◆ **What is needed**
Please give, exactly as they appear below, the line with "579.62–688.52 | 151–200 |" and every line after it through the final one, and nothing else.

[Records excerpted from a collection]
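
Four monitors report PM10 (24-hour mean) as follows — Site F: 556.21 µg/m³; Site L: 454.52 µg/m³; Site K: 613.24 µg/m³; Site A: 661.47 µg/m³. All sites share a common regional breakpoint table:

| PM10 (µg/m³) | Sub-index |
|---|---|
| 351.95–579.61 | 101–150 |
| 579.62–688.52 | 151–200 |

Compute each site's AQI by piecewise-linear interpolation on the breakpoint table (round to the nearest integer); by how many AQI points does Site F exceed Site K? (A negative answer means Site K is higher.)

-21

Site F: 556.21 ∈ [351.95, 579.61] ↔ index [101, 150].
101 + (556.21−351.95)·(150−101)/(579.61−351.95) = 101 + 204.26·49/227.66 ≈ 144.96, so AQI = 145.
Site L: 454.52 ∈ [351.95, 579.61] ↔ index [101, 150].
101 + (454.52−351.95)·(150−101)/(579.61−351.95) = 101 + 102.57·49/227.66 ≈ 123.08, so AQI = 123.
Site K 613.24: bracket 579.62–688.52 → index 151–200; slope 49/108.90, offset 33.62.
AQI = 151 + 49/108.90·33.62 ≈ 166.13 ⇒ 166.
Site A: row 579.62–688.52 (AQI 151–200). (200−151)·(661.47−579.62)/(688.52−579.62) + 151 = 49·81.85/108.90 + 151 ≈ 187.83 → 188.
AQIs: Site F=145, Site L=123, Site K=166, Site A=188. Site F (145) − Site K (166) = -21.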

◆ **Answer space**
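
| 579.62–688.52 | 151–200 |

Compute each site's AQI by piecewise-linear interpolation on the breakpoint table (round to the nearest integer); by how many AQI points does Site F exceed Site K? (A negative answer means Site K is higher.)

-21

Site F: 556.21 ∈ [351.95, 579.61] ↔ index [101, 150].
101 + (556.21−351.95)·(150−101)/(579.61−351.95) = 101 + 204.26·49/227.66 ≈ 144.96, so AQI = 145.
Site L: 454.52 ∈ [351.95, 579.61] ↔ index [101, 150].
101 + (454.52−351.95)·(150−101)/(579.61−351.95) = 101 + 102.57·49/227.66 ≈ 123.08, so AQI = 123.
Site K 613.24: bracket 579.62–688.52 → index 151–200; slope 49/108.90, offset 33.62.
AQI = 151 + 49/108.90·33.62 ≈ 166.13 ⇒ 166.
Site A: row 579.62–688.52 (AQI 151–200). (200−151)·(661.47−579.62)/(688.52−579.62) + 151 = 49·81.85/108.90 + 151 ≈ 187.83 → 188.
AQIs: Site F=145, Site L=123, Site K=166, Site A=188. Site F (145) − Site K (166) = -21.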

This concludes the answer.